- EXERCISE OBJECTIVE
Return nothing except the lines from the one that contains "119) = 1). Find sign(σ)." through the end of the material below, each exactly as given.

++++ MATERIAL FOR THIS EXERCISE

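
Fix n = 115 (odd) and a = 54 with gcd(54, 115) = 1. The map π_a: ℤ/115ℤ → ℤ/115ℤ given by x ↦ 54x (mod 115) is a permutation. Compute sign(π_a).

Trace 39: π^k(39) = [39, 36, 104, 96, 9, 26, 24] for k=0..6.
9 cycles of lengths [22, 22, 22, 22, 11, 11, 2, 2, 1].
Σ(ℓ_i−1) = 115−9 = 106; sign = (−1)^106 = +1.
Zolotarev: (54|115) = +1, matching the cycle-count sign.

+1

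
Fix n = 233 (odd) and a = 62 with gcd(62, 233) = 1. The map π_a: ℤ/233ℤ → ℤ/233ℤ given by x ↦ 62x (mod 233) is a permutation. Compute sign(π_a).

Start at x=116: 116 → 202 → 175 → 132 → 29 → 167 → 102 → … (one orbit).
Cycle type of π: 116×2 + 1; total 3 cycles.
n − c = 233 − 3 = 230; sign = (−1)^230 = +1.
Check: (62/233) = +1 by Zolotarev.

+1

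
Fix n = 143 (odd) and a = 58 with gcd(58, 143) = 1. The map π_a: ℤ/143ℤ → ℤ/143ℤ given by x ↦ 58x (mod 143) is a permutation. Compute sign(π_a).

-1

Orbit of 58 under x↦58x: [58, 75, 60, 48, 67, 25, 20]… (length divides ord_143(58)).
The orbit structure of x ↦ 58x mod 143: 6 orbits of sizes [60, 60, 12, 5, 5, 1].
n − c = 143 − 6 = 137; sign = (−1)^137 = -1.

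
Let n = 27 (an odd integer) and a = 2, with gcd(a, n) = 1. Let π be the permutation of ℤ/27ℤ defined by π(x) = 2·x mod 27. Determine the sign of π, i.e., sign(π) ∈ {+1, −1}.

-1

Start at x=16: 16 → 5 → 10 → 20 → 13 → 26 → 25 → … (one orbit).
Decompose π into cycles: lengths [18, 6, 2, 1] (4 cycles, including the fixed point 0).
sign(π) = (−1)^{n − #cycles} = (−1)^{27−4} = (−1)^23 = -1.
Check: (2/27) = -1 by Zolotarev.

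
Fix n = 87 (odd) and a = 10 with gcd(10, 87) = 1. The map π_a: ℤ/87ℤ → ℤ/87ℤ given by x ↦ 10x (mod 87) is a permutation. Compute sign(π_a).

-1

Trace 49: π^k(49) = [49, 55, 28, 19, 16, 73, 34] for k=0..6.
Decompose π into cycles: lengths [28, 28, 28, 1, 1, 1] (6 cycles, including the fixed point 0).
Σ(ℓ_i−1) = 87−6 = 81; sign = (−1)^81 = -1.
(10|87)_J = -1 (Zolotarev's lemma cross-check).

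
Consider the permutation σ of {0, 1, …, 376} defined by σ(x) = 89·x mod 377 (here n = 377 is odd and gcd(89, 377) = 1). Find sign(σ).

Trace 204: π^k(204) = [204, 60, 62, 240, 248, 206, 238] for k=0..6.
Decompose π into cycles: lengths [84, 84, 84, 84, 28, 12, 1] (7 cycles, including the fixed point 0).
7 cycles on 377: each ℓ→(−1)^(ℓ−1), product (−1)^370 = +1.
Zolotarev: (89|377) = +1, matching the cycle-count sign.

+1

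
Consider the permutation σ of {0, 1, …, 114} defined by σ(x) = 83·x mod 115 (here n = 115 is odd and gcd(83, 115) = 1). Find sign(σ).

+1

Orbit of 42 under x↦83x: [42, 36, 113, 64, 22, 101, 103]… (length divides ord_115(83)).
Cycle type of π: 44×2 + 22 + 4 + 1; total 5 cycles.
With 5 cycles on 115 points, sign = (−1)^{115−5} = +1.
(83|115)_J = +1 (Zolotarev's lemma cross-check).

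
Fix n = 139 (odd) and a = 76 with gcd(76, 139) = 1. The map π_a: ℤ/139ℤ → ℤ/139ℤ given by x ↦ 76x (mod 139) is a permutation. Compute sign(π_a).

Orbit of 76 under x↦76x: [76, 77, 14, 91, 105, 57, 23]… (length divides ord_139(76)).
Cycle type of π: 46×3 + 1; total 4 cycles.
139 − 4 = 135 transpositions; sign(π) = (−1)^135 = -1.

-1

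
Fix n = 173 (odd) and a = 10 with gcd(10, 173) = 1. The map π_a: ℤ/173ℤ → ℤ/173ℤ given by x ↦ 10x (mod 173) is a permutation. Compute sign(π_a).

+1

Start at x=152: 152 → 136 → 149 → 106 → 22 → 47 → 124 → … (one orbit).
5 cycles of lengths [43, 43, 43, 43, 1].
Σ(ℓ_i−1) = 173−5 = 168; sign = (−1)^168 = +1.
Zolotarev: (10|173) = +1, matching the cycle-count sign.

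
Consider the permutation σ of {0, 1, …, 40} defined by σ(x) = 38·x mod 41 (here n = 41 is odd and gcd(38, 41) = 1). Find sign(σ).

-1

Trace 38: π^k(38) = [38, 9, 14, 40, 3, 32, 27] for k=0..6.
The orbit structure of x ↦ 38x mod 41: 6 orbits of sizes [8, 8, 8, 8, 8, 1].
6 cycles on 41: each ℓ→(−1)^(ℓ−1), product (−1)^35 = -1.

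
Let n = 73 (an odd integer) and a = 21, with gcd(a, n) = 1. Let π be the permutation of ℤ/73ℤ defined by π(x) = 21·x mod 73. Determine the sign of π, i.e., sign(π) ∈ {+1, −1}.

Orbit of 65 under x↦21x: [65, 51, 49, 7, 1, 21, 3]… (length divides ord_73(21)).
π_21 has 4 disjoint cycles with lengths [24, 24, 24, 1] on {0,…,72}.
Σ(ℓ_i−1) = 73−4 = 69; sign = (−1)^69 = -1.
Zolotarev: (21|73) = -1, matching the cycle-count sign.

-1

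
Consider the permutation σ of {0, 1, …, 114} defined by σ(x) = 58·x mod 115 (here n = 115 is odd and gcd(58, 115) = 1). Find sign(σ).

Start at x=41: 41 → 78 → 39 → 77 → 96 → 48 → 24 → … (one orbit).
The orbit structure of x ↦ 58x mod 115: 6 orbits of sizes [44, 44, 11, 11, 4, 1].
115 − 6 = 109 transpositions; sign(π) = (−1)^109 = -1.
(58|115)_J = -1 (Zolotarev's lemma cross-check).

-1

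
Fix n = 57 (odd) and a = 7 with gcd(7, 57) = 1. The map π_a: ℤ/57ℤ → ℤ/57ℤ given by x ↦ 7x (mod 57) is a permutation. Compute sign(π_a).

+1

Trace 1: π^k(1) = [1, 7, 49] for k=0..2.
21 cycles of lengths [3, 3, 3, 3, 3, 3, 3, 3, 3, 3, 3, 3, 3, 3, 3, 3, 3, 3, 1, 1, 1].
21 cycles on 57: each ℓ→(−1)^(ℓ−1), product (−1)^36 = +1.
Via Zolotarev, sign(π_{7}) = (7|57) = +1.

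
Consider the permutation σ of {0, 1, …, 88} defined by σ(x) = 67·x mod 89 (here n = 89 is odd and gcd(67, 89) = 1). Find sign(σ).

Trace 64: π^k(64) = [64, 16, 4, 1, 67, 39, 32] for k=0..6.
Cycle lengths of π_67 on ℤ/89ℤ: [11, 11, 11, 11, 11, 11, 11, 11, 1]; 9 cycles in total.
9 cycles on 89: each ℓ→(−1)^(ℓ−1), product (−1)^80 = +1.
The Jacobi symbol (67|89) = +1 (Zolotarev) agrees.

+1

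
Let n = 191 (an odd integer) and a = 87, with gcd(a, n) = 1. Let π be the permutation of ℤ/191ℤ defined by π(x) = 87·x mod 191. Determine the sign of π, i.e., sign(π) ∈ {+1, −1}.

-1

Trace 30: π^k(30) = [30, 127, 162, 151, 149, 166, 117] for k=0..6.
Cycle type of π: 190 + 1; total 2 cycles.
2 cycles on 191: each ℓ→(−1)^(ℓ−1), product (−1)^189 = -1.
The Jacobi symbol (87|191) = -1 (Zolotarev) agrees.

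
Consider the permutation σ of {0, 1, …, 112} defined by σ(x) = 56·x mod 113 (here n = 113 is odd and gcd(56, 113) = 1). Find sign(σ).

Start at x=53: 53 → 30 → 98 → 64 → 81 → 16 → 105 → … (one orbit).
Cycle lengths of π_56 on ℤ/113ℤ: [28, 28, 28, 28, 1]; 5 cycles in total.
Σ(ℓ_i−1) = 113−5 = 108; sign = (−1)^108 = +1.
Via Zolotarev, sign(π_{56}) = (56|113) = +1.

+1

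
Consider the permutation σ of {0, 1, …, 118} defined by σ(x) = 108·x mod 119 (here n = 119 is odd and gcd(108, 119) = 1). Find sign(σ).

+1

Orbit of 27 under x↦108x: [27, 60, 54, 1, 108, 2, 97]… (length divides ord_119(108)).
Cycle lengths of π_108 on ℤ/119ℤ: [48, 48, 16, 6, 1]; 5 cycles in total.
sign(π) = (−1)^{n − #cycles} = (−1)^{119−5} = (−1)^114 = +1.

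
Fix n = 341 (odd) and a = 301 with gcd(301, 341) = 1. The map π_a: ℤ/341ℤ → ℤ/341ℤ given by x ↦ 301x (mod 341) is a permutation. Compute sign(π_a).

-1

Start at x=58: 58 → 67 → 48 → 126 → 75 → 69 → 309 → … (one orbit).
π_301 has 14 disjoint cycles with lengths [30, 30, 30, 30, 30, 30, 30, 30, 30, 30, 30, 5, 5, 1] on {0,…,340}.
341 − 14 = 327 transpositions; sign(π) = (−1)^327 = -1.
The Jacobi symbol (301|341) = -1 (Zolotarev) agrees.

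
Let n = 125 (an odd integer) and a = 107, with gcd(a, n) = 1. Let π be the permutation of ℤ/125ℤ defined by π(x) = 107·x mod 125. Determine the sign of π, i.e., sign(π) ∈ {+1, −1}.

Trace 107: π^k(107) = [107, 74, 43, 101, 57, 99, 93] for k=0..6.
The orbit structure of x ↦ 107x mod 125: 12 orbits of sizes [20, 20, 20, 20, 20, 4, 4, 4, 4, 4, 4, 1].
Σ(ℓ_i−1) = 125−12 = 113; sign = (−1)^113 = -1.
(107|125)_J = -1 (Zolotarev's lemma cross-check).

-1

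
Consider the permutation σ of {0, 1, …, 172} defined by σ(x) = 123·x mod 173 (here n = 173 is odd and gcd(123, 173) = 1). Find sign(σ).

Trace 15: π^k(15) = [15, 115, 132, 147, 89, 48, 22] for k=0..6.
Cycle lengths of π_123 on ℤ/173ℤ: [172, 1]; 2 cycles in total.
173 − 2 = 171 transpositions; sign(π) = (−1)^171 = -1.

-1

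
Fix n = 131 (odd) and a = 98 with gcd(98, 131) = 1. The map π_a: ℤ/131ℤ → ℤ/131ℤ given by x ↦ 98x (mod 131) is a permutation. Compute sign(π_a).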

++++++++

- ANSWER TO THE EXERCISE
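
Consider the permutation σ of {0, 1, …, 118} defined by σ(x) = 108·x mod 119 (here n = 119 is odd and gcd(108, 119) = 1). Find sign(σ).

+1

Orbit of 27 under x↦108x: [27, 60, 54, 1, 108, 2, 97]… (length divides ord_119(108)).
Cycle lengths of π_108 on ℤ/119ℤ: [48, 48, 16, 6, 1]; 5 cycles in total.
sign(π) = (−1)^{n − #cycles} = (−1)^{119−5} = (−1)^114 = +1.

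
Fix n = 341 (odd) and a = 301 with gcd(301, 341) = 1. The map π_a: ℤ/341ℤ → ℤ/341ℤ given by x ↦ 301x (mod 341) is a permutation. Compute sign(π_a).

-1

Start at x=58: 58 → 67 → 48 → 126 → 75 → 69 → 309 → … (one orbit).
π_301 has 14 disjoint cycles with lengths [30, 30, 30, 30, 30, 30, 30, 30, 30, 30, 30, 5, 5, 1] on {0,…,340}.
341 − 14 = 327 transpositions; sign(π) = (−1)^327 = -1.
The Jacobi symbol (301|341) = -1 (Zolotarev) agrees.

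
Let n = 125 (an odd integer) and a = 107, with gcd(a, n) = 1. Let π be the permutation of ℤ/125ℤ defined by π(x) = 107·x mod 125. Determine the sign of π, i.e., sign(π) ∈ {+1, −1}.

Trace 107: π^k(107) = [107, 74, 43, 101, 57, 99, 93] for k=0..6.
The orbit structure of x ↦ 107x mod 125: 12 orbits of sizes [20, 20, 20, 20, 20, 4, 4, 4, 4, 4, 4, 1].
Σ(ℓ_i−1) = 125−12 = 113; sign = (−1)^113 = -1.
(107|125)_J = -1 (Zolotarev's lemma cross-check).

-1

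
Consider the permutation σ of {0, 1, …, 172} defined by σ(x) = 123·x mod 173 (here n = 173 is odd and gcd(123, 173) = 1). Find sign(σ).

Trace 15: π^k(15) = [15, 115, 132, 147, 89, 48, 22] for k=0..6.
Cycle lengths of π_123 on ℤ/173ℤ: [172, 1]; 2 cycles in total.
173 − 2 = 171 transpositions; sign(π) = (−1)^171 = -1.

-1

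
Fix n = 131 (odd) and a = 98 with gcd(98, 131) = 1. The map π_a: ℤ/131ℤ → ℤ/131ℤ given by x ↦ 98x (mod 131) is a permutation. Compute sign(π_a).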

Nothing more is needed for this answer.